### PROBLEM DETAILS
Output only the lines below that start at the line containing "Below is a species-1 counterpoint exercise in the ionian" and end at the line containing "voice 1: C4:4", with both ends kept.

(Collected data)
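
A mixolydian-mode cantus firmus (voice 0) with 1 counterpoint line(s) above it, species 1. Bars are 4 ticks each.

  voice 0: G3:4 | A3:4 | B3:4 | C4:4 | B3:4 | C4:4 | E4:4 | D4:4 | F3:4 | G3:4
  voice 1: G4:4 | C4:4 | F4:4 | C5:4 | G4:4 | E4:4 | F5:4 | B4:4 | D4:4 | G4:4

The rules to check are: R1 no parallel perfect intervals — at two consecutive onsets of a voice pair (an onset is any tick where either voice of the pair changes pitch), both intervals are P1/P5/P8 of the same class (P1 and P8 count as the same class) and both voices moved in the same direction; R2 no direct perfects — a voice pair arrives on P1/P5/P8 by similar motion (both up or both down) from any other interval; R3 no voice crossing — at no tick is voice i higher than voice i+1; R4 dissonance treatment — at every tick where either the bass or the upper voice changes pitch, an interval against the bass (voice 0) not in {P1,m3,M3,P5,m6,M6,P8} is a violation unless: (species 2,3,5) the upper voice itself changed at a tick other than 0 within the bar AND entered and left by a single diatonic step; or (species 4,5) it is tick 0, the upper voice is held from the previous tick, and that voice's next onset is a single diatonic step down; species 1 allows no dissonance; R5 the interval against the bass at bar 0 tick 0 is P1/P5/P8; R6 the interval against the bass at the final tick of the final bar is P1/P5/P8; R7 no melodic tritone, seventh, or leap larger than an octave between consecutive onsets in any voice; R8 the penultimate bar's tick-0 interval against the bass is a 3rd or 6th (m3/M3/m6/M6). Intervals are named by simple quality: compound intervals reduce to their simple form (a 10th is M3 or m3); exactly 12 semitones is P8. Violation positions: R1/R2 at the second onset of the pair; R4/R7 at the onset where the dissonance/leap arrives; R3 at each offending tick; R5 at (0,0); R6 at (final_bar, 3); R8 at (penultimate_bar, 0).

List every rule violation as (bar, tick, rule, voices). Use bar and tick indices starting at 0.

(2, 0, R4, (0, 1))
(3, 0, R2, (0, 1))
(6, 0, R4, (0, 1))
(6, 0, R7, (1,))
(7, 0, R7, (1,))
(9, 0, R2, (0, 1))

bar 0: v0=G3 v1=G4 downbeat P8
bar 1: v0=A3 v1=C4 downbeat m3
bar 2: v0=B3 v1=F4 downbeat TT
bar 3: v0=C4 v1=C5 downbeat P8
bar 4: v0=B3 v1=G4 downbeat m6
bar 5: v0=C4 v1=E4 downbeat M3
bar 6: v0=E4 v1=F5 downbeat m2
bar 7: v0=D4 v1=B4 downbeat M6
bar 8: v0=F3 v1=D4 downbeat M6
bar 9: v0=G3 v1=G4 downbeat P8
  -> R4 @ bar 2 tick 0 v(0, 1): B3/F4 TT untreated
  -> R2 @ bar 3 tick 0 v(0, 1): B3/F4 TT -> C4/C5 P8 similar
  -> R4 @ bar 6 tick 0 v(0, 1): E4/F5 m2 untreated
  -> R7 @ bar 6 tick 0 v(1,): E4->F5 leap 13st
  -> R7 @ bar 7 tick 0 v(1,): F5->B4 leap 6st
  -> R2 @ bar 9 tick 0 v(0, 1): F3/D4 M6 -> G3/G4 P8 similar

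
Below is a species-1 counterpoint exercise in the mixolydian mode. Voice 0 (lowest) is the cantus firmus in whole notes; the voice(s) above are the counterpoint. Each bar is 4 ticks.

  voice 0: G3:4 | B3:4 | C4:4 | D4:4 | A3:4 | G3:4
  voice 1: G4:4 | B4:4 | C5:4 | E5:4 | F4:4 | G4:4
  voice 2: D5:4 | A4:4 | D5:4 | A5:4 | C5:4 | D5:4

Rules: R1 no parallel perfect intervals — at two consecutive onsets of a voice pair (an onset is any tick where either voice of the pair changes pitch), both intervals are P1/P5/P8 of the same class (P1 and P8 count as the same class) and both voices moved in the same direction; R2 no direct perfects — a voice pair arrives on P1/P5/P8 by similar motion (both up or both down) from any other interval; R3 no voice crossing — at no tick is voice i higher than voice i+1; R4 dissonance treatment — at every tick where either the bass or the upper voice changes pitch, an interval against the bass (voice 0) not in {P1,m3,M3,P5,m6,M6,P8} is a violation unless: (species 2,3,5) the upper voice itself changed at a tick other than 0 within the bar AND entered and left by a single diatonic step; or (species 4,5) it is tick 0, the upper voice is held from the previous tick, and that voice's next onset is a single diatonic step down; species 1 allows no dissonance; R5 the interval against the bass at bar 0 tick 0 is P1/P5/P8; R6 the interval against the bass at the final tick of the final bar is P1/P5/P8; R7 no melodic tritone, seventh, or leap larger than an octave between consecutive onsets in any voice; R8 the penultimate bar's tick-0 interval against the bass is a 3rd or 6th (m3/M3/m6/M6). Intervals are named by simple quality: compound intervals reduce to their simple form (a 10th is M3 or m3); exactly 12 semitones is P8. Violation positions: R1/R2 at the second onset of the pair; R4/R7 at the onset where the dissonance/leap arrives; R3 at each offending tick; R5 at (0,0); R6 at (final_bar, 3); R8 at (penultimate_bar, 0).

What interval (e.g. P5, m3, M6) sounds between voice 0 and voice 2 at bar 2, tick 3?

voice 0=C4 voice 2=D5 -> M2

M2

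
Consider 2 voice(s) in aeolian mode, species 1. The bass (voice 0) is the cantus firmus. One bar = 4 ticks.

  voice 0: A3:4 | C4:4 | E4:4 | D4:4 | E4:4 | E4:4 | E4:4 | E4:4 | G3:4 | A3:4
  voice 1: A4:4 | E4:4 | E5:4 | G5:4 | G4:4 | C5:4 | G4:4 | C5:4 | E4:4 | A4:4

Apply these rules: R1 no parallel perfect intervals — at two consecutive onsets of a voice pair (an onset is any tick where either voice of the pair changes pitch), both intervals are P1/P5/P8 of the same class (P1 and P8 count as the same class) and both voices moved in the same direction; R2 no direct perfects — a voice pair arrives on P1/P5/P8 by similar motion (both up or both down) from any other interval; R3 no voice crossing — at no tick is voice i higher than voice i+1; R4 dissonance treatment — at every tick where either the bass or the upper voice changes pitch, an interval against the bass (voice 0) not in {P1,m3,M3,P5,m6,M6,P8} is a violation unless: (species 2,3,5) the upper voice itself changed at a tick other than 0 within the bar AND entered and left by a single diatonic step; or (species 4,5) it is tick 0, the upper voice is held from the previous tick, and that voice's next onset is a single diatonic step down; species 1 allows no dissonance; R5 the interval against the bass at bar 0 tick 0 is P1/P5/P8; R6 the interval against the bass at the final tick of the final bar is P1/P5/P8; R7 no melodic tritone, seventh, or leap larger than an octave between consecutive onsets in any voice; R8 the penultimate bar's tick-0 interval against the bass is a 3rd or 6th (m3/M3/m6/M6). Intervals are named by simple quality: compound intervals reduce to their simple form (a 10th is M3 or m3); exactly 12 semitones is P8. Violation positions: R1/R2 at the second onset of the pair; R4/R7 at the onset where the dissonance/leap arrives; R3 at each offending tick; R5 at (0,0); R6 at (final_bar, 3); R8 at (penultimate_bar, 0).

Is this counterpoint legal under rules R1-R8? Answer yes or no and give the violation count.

No (3 violations)

bar 0: v0=A3 v1=A4 (P8)
bar 1: v0=C4 v1=E4 (M3)
bar 2: v0=E4 v1=E5 (P8)
bar 3: v0=D4 v1=G5 (P4)
bar 4: v0=E4 v1=G4 (m3)
bar 5: v0=E4 v1=C5 (m6)
bar 6: v0=E4 v1=G4 (m3)
bar 7: v0=E4 v1=C5 (m6)
bar 8: v0=G3 v1=E4 (M6)
bar 9: v0=A3 v1=A4 (P8)
  R2 @ bar2.0: C4/E4 M3 -> E4/E5 P8 similar
  R4 @ bar3.0: D4/G5 P4 untreated
  R2 @ bar9.0: G3/E4 M6 -> A3/A4 P8 similar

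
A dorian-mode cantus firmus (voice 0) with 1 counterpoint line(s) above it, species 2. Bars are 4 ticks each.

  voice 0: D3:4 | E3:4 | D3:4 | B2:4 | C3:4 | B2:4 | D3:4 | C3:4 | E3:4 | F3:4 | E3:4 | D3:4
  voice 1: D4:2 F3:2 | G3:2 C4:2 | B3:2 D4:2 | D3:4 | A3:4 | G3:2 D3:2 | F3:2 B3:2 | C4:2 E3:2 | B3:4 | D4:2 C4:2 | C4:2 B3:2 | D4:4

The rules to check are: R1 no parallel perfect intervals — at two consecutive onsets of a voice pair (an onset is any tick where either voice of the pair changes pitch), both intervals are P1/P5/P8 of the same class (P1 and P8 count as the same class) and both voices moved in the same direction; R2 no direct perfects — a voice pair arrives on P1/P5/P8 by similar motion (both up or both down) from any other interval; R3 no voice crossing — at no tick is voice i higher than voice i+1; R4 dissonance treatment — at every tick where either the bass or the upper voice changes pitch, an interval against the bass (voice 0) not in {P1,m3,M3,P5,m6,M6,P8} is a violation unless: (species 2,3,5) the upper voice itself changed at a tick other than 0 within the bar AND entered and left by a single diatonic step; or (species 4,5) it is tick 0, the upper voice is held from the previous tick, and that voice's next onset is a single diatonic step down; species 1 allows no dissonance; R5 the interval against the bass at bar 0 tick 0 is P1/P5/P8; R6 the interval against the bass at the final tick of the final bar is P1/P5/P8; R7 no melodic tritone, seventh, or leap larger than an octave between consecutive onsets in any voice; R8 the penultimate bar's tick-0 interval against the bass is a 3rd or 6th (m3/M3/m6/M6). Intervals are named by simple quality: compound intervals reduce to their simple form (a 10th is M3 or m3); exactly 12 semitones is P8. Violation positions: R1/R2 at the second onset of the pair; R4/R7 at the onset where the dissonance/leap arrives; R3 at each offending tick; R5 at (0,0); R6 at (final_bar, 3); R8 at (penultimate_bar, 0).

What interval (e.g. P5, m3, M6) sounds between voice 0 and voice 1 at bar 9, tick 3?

P5

voice 0=F3 voice 1=C4 -> P5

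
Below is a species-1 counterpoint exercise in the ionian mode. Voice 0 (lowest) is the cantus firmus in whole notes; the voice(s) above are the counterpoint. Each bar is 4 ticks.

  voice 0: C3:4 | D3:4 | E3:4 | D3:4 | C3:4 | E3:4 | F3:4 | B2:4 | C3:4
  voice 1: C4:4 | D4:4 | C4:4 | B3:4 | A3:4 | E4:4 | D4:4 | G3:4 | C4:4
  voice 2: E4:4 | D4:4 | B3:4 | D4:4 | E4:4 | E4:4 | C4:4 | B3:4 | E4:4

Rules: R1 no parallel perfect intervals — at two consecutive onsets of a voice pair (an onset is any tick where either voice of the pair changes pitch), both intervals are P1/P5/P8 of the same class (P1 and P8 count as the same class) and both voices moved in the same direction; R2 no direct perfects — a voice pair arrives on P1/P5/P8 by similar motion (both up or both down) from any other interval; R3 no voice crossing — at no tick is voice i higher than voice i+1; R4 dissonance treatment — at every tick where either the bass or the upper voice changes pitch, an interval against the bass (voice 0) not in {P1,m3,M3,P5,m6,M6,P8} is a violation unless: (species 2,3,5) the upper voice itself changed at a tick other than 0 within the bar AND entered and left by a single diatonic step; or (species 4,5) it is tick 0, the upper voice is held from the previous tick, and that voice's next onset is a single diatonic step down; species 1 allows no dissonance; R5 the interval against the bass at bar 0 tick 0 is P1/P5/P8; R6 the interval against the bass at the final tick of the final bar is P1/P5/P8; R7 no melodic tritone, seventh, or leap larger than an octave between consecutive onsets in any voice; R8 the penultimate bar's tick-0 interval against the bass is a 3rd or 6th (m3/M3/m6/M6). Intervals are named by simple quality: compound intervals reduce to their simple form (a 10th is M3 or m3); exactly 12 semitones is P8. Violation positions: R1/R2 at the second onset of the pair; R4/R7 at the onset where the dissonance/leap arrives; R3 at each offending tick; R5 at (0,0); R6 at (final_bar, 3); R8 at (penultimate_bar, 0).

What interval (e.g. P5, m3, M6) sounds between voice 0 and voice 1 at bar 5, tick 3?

P8

voice 0=E3 voice 1=E4 -> P8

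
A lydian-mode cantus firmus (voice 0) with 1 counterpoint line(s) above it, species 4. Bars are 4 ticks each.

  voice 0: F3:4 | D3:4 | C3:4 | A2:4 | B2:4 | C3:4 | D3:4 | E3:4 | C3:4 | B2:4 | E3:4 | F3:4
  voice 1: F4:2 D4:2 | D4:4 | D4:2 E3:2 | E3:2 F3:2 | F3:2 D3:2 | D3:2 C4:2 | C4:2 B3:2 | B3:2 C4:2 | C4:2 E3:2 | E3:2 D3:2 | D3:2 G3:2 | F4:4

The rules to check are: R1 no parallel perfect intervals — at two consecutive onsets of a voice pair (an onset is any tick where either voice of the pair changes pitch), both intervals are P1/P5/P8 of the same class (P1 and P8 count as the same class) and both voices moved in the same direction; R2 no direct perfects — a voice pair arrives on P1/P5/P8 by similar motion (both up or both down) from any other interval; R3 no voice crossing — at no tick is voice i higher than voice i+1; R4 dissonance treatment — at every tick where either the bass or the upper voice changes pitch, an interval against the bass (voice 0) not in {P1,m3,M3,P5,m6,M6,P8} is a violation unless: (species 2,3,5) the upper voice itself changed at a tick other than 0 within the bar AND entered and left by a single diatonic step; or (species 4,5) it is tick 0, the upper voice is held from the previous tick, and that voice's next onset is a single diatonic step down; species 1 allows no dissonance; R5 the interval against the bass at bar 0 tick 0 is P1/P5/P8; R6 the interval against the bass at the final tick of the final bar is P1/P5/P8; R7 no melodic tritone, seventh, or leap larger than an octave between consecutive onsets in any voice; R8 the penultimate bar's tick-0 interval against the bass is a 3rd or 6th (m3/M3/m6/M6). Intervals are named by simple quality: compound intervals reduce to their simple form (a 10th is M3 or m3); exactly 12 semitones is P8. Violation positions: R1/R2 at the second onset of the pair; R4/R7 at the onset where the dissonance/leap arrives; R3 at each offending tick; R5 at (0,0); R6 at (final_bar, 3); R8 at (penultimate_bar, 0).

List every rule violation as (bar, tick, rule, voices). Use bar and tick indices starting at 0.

(2, 0, R4, (0, 1))
(2, 2, R7, (1,))
(4, 0, R4, (0, 1))
(5, 0, R4, (0, 1))
(5, 2, R7, (1,))
(10, 0, R3, (0, 1))
(10, 0, R4, (0, 1))
(10, 0, R8, (0, 1))
(10, 1, R3, (0, 1))
(11, 0, R2, (0, 1))
(11, 0, R7, (1,))

bar 0: v0=F3 v1=F4 downbeat P8
bar 1: v0=D3 v1=D4 downbeat P8
bar 2: v0=C3 v1=D4 downbeat M2
bar 3: v0=A2 v1=E3 downbeat P5
bar 4: v0=B2 v1=F3 downbeat TT
bar 5: v0=C3 v1=D3 downbeat M2
bar 6: v0=D3 v1=C4 downbeat m7
bar 7: v0=E3 v1=B3 downbeat P5
bar 8: v0=C3 v1=C4 downbeat P8
bar 9: v0=B2 v1=E3 downbeat P4
bar 10: v0=E3 v1=D3 downbeat M2
bar 11: v0=F3 v1=F4 downbeat P8
  -> R4 @ bar 2 tick 0 v(0, 1): C3/D4 M2 untreated
  -> R7 @ bar 2 tick 2 v(1,): D4->E3 leap 10st
  -> R4 @ bar 4 tick 0 v(0, 1): B2/F3 TT untreated
  -> R4 @ bar 5 tick 0 v(0, 1): C3/D3 M2 untreated
  -> R7 @ bar 5 tick 2 v(1,): D3->C4 leap 10st
  -> R3 @ bar 10 tick 0 v(0, 1): E3 above D3
  -> R4 @ bar 10 tick 0 v(0, 1): E3/D3 M2 untreated
  -> R8 @ bar 10 tick 0 v(0, 1): penult M2 not 3rd/6th
  -> R3 @ bar 10 tick 1 v(0, 1): E3 above D3
  -> R2 @ bar 11 tick 0 v(0, 1): E3/G3 m3 -> F3/F4 P8 similar
  -> R7 @ bar 11 tick 0 v(1,): G3->F4 leap 10st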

### ANSWER SPACE
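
Below is a species-1 counterpoint exercise in the ionian mode. Voice 0 (lowest) is the cantus firmus in whole notes; the voice(s) above are the counterpoint. Each bar is 4 ticks.

  voice 0: C3:4 | D3:4 | E3:4 | D3:4 | C3:4 | E3:4 | F3:4 | B2:4 | C3:4
  voice 1: C4:4 | D4:4 | C4:4 | B3:4 | A3:4 | E4:4 | D4:4 | G3:4 | C4:4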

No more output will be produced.